*WHAT YOU HAVE TO DO*:
Each entry in the material below should be reproduced exactly.

*DATA TO EXAMINE*:
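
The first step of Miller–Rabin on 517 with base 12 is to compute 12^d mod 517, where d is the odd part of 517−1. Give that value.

166

517 − 1 = 516 = 2^2 · 129, so d = 129.
12^1 ≡ 12 (mod 517)
12^2 ≡ 12^2 = 144 ≡ 144 (mod 517)
12^4 ≡ 144^2 = 20736 ≡ 56 (mod 517)
12^8 ≡ 56^2 = 3136 ≡ 34 (mod 517)
12^16 ≡ 34^2 = 1156 ≡ 122 (mod 517)
12^32 ≡ 122^2 = 14884 ≡ 408 (mod 517)
12^64 ≡ 408^2 = 166464 ≡ 507 (mod 517)
12^128 ≡ 507^2 = 257049 ≡ 100 (mod 517)
129 = 128 + 1 in binary powers of 2.
So 12^129 ≡ 100 · 12 ≡ 166 (mod 517).
Squaring chain: 166 → 155; never reaches −1, so base 12 is a Miller–Rabin witness that 517 is composite.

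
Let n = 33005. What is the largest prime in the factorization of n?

41

33005 = 5 · 6601
6601 = 7 · 943
943 = 23 · 41
41 is prime.
So 33005 = 5 · 7 · 23 · 41; the largest prime factor is 41.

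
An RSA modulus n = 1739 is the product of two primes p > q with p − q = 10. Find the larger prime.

Since p = q + 10, we have 1739 = q(q + 10), so q² + 10q − 1739 = 0.
Discriminant: 10² + 4·1739 = 100 + 6956 = 7056; √7056 = 84.
q = (−10 + 84)/2 = 37, and p = q + 10 = 47.
Check: 37 · 47 = 1739.

47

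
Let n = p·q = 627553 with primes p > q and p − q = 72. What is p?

829

Since p = q + 72, we have 627553 = q(q + 72), so q² + 72q − 627553 = 0.
Discriminant: 72² + 4·627553 = 5184 + 2510212 = 2515396; √2515396 = 1586.
q = (−72 + 1586)/2 = 757, and p = q + 72 = 829.
Check: 757 · 829 = 627553.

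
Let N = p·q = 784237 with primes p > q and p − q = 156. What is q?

Since p = q + 156, we have 784237 = q(q + 156), so q² + 156q − 784237 = 0.
Discriminant: 156² + 4·784237 = 24336 + 3136948 = 3161284; √3161284 = 1778.
q = (−156 + 1778)/2 = 811, and p = q + 156 = 967.
Check: 811 · 967 = 784237.

811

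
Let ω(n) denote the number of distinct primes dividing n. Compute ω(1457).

2

1457 = 31 · 47
1457 = 31 · 47, which has 2 distinct prime factors.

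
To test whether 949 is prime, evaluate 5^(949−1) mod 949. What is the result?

885

5^1 ≡ 5 (mod 949)
5^2 ≡ 5^2 = 25 ≡ 25 (mod 949)
5^4 ≡ 25^2 = 625 ≡ 625 (mod 949)
5^8 ≡ 625^2 = 390625 ≡ 586 (mod 949)
5^16 ≡ 586^2 = 343396 ≡ 807 (mod 949)
5^32 ≡ 807^2 = 651249 ≡ 235 (mod 949)
5^64 ≡ 235^2 = 55225 ≡ 183 (mod 949)
5^128 ≡ 183^2 = 33489 ≡ 274 (mod 949)
5^256 ≡ 274^2 = 75076 ≡ 105 (mod 949)
5^512 ≡ 105^2 = 11025 ≡ 586 (mod 949)
948 = 512 + 256 + 128 + 32 + 16 + 4 in binary powers of 2.
So 5^948 ≡ 586 · 105 · 274 · 235 · 807 · 625 ≡ 885 (mod 949).
Since 885 ≠ 1, base 5 is a Fermat witness: 949 is composite.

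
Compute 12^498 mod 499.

12^1 ≡ 12 (mod 499)
12^2 ≡ 12^2 = 144 ≡ 144 (mod 499)
12^4 ≡ 144^2 = 20736 ≡ 277 (mod 499)
12^8 ≡ 277^2 = 76729 ≡ 382 (mod 499)
12^16 ≡ 382^2 = 145924 ≡ 216 (mod 499)
12^32 ≡ 216^2 = 46656 ≡ 249 (mod 499)
12^64 ≡ 249^2 = 62001 ≡ 125 (mod 499)
12^128 ≡ 125^2 = 15625 ≡ 156 (mod 499)
12^256 ≡ 156^2 = 24336 ≡ 384 (mod 499)
498 = 256 + 128 + 64 + 32 + 16 + 2 in binary powers of 2.
So 12^498 ≡ 384 · 156 · 125 · 249 · 216 · 144 ≡ 1 (mod 499).
Since the result is 1, base 12 gives no evidence that 499 is composite.

1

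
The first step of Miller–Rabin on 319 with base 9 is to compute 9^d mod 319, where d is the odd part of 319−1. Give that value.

5

319 − 1 = 318 = 2^1 · 159, so d = 159.
9^1 ≡ 9 (mod 319)
9^2 ≡ 9^2 = 81 ≡ 81 (mod 319)
9^4 ≡ 81^2 = 6561 ≡ 181 (mod 319)
9^8 ≡ 181^2 = 32761 ≡ 223 (mod 319)
9^16 ≡ 223^2 = 49729 ≡ 284 (mod 319)
9^32 ≡ 284^2 = 80656 ≡ 268 (mod 319)
9^64 ≡ 268^2 = 71824 ≡ 49 (mod 319)
9^128 ≡ 49^2 = 2401 ≡ 168 (mod 319)
159 = 128 + 16 + 8 + 4 + 2 + 1 in binary powers of 2.
So 9^159 ≡ 168 · 284 · 223 · 181 · 81 · 9 ≡ 5 (mod 319).
Squaring chain: 5; never reaches −1, so base 9 is a Miller–Rabin witness that 319 is composite.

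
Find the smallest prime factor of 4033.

37

4033 is odd.
Digit sum 10, not divisible by 3.
Ends in 3: not divisible by 5.
7: 4033 = 7·576 + 1
11: 4033 = 11·366 + 7
13: 4033 = 13·310 + 3
17: 4033 = 17·237 + 4
19: 4033 = 19·212 + 5
23: 4033 = 23·175 + 8
29: 4033 = 29·139 + 2
31: 4033 = 31·130 + 3
37: 4033 = 37·109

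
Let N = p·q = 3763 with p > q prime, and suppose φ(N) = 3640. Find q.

φ(n) = (p−1)(q−1) = n − (p+q) + 1, so p + q = 3763 − 3640 + 1 = 124.
p and q are the roots of t² − 124t + 3763 = 0.
Discriminant: 124² − 4·3763 = 15376 − 15052 = 324; √324 = 18.
q = (124 − 18)/2 = 53, p = (124 + 18)/2 = 71.
Check: 53 · 71 = 3763.

53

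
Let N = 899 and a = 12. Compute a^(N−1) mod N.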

*THE COMPLETED TASK*:
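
The first step of Miller–Rabin on 517 with base 12 is to compute 12^d mod 517, where d is the odd part of 517−1. Give that value.

166

517 − 1 = 516 = 2^2 · 129, so d = 129.
12^1 ≡ 12 (mod 517)
12^2 ≡ 12^2 = 144 ≡ 144 (mod 517)
12^4 ≡ 144^2 = 20736 ≡ 56 (mod 517)
12^8 ≡ 56^2 = 3136 ≡ 34 (mod 517)
12^16 ≡ 34^2 = 1156 ≡ 122 (mod 517)
12^32 ≡ 122^2 = 14884 ≡ 408 (mod 517)
12^64 ≡ 408^2 = 166464 ≡ 507 (mod 517)
12^128 ≡ 507^2 = 257049 ≡ 100 (mod 517)
129 = 128 + 1 in binary powers of 2.
So 12^129 ≡ 100 · 12 ≡ 166 (mod 517).
Squaring chain: 166 → 155; never reaches −1, so base 12 is a Miller–Rabin witness that 517 is composite.

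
Let n = 33005. What is the largest prime in the factorization of n?

41

33005 = 5 · 6601
6601 = 7 · 943
943 = 23 · 41
41 is prime.
So 33005 = 5 · 7 · 23 · 41; the largest prime factor is 41.

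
An RSA modulus n = 1739 is the product of two primes p > q with p − q = 10. Find the larger prime.

Since p = q + 10, we have 1739 = q(q + 10), so q² + 10q − 1739 = 0.
Discriminant: 10² + 4·1739 = 100 + 6956 = 7056; √7056 = 84.
q = (−10 + 84)/2 = 37, and p = q + 10 = 47.
Check: 37 · 47 = 1739.

47

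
Let n = p·q = 627553 with primes p > q and p − q = 72. What is p?

829

Since p = q + 72, we have 627553 = q(q + 72), so q² + 72q − 627553 = 0.
Discriminant: 72² + 4·627553 = 5184 + 2510212 = 2515396; √2515396 = 1586.
q = (−72 + 1586)/2 = 757, and p = q + 72 = 829.
Check: 757 · 829 = 627553.

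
Let N = p·q = 784237 with primes p > q and p − q = 156. What is q?

Since p = q + 156, we have 784237 = q(q + 156), so q² + 156q − 784237 = 0.
Discriminant: 156² + 4·784237 = 24336 + 3136948 = 3161284; √3161284 = 1778.
q = (−156 + 1778)/2 = 811, and p = q + 156 = 967.
Check: 811 · 967 = 784237.

811

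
Let ω(n) denote the number of distinct primes dividing n. Compute ω(1457).

2

1457 = 31 · 47
1457 = 31 · 47, which has 2 distinct prime factors.

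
To test whether 949 is prime, evaluate 5^(949−1) mod 949. What is the result?

885

5^1 ≡ 5 (mod 949)
5^2 ≡ 5^2 = 25 ≡ 25 (mod 949)
5^4 ≡ 25^2 = 625 ≡ 625 (mod 949)
5^8 ≡ 625^2 = 390625 ≡ 586 (mod 949)
5^16 ≡ 586^2 = 343396 ≡ 807 (mod 949)
5^32 ≡ 807^2 = 651249 ≡ 235 (mod 949)
5^64 ≡ 235^2 = 55225 ≡ 183 (mod 949)
5^128 ≡ 183^2 = 33489 ≡ 274 (mod 949)
5^256 ≡ 274^2 = 75076 ≡ 105 (mod 949)
5^512 ≡ 105^2 = 11025 ≡ 586 (mod 949)
948 = 512 + 256 + 128 + 32 + 16 + 4 in binary powers of 2.
So 5^948 ≡ 586 · 105 · 274 · 235 · 807 · 625 ≡ 885 (mod 949).
Since 885 ≠ 1, base 5 is a Fermat witness: 949 is composite.

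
Compute 12^498 mod 499.

12^1 ≡ 12 (mod 499)
12^2 ≡ 12^2 = 144 ≡ 144 (mod 499)
12^4 ≡ 144^2 = 20736 ≡ 277 (mod 499)
12^8 ≡ 277^2 = 76729 ≡ 382 (mod 499)
12^16 ≡ 382^2 = 145924 ≡ 216 (mod 499)
12^32 ≡ 216^2 = 46656 ≡ 249 (mod 499)
12^64 ≡ 249^2 = 62001 ≡ 125 (mod 499)
12^128 ≡ 125^2 = 15625 ≡ 156 (mod 499)
12^256 ≡ 156^2 = 24336 ≡ 384 (mod 499)
498 = 256 + 128 + 64 + 32 + 16 + 2 in binary powers of 2.
So 12^498 ≡ 384 · 156 · 125 · 249 · 216 · 144 ≡ 1 (mod 499).
Since the result is 1, base 12 gives no evidence that 499 is composite.

1

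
The first step of Miller–Rabin on 319 with base 9 is to compute 9^d mod 319, where d is the odd part of 319−1. Give that value.

5

319 − 1 = 318 = 2^1 · 159, so d = 159.
9^1 ≡ 9 (mod 319)
9^2 ≡ 9^2 = 81 ≡ 81 (mod 319)
9^4 ≡ 81^2 = 6561 ≡ 181 (mod 319)
9^8 ≡ 181^2 = 32761 ≡ 223 (mod 319)
9^16 ≡ 223^2 = 49729 ≡ 284 (mod 319)
9^32 ≡ 284^2 = 80656 ≡ 268 (mod 319)
9^64 ≡ 268^2 = 71824 ≡ 49 (mod 319)
9^128 ≡ 49^2 = 2401 ≡ 168 (mod 319)
159 = 128 + 16 + 8 + 4 + 2 + 1 in binary powers of 2.
So 9^159 ≡ 168 · 284 · 223 · 181 · 81 · 9 ≡ 5 (mod 319).
Squaring chain: 5; never reaches −1, so base 9 is a Miller–Rabin witness that 319 is composite.

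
Find the smallest prime factor of 4033.

37

4033 is odd.
Digit sum 10, not divisible by 3.
Ends in 3: not divisible by 5.
7: 4033 = 7·576 + 1
11: 4033 = 11·366 + 7
13: 4033 = 13·310 + 3
17: 4033 = 17·237 + 4
19: 4033 = 19·212 + 5
23: 4033 = 23·175 + 8
29: 4033 = 29·139 + 2
31: 4033 = 31·130 + 3
37: 4033 = 37·109

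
Let N = p·q = 3763 with p > q prime, and suppose φ(N) = 3640. Find q.

φ(n) = (p−1)(q−1) = n − (p+q) + 1, so p + q = 3763 − 3640 + 1 = 124.
p and q are the roots of t² − 124t + 3763 = 0.
Discriminant: 124² − 4·3763 = 15376 − 15052 = 324; √324 = 18.
q = (124 − 18)/2 = 53, p = (124 + 18)/2 = 71.
Check: 53 · 71 = 3763.

53

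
Let N = 899 and a = 12. Compute a^(N−1) mod N.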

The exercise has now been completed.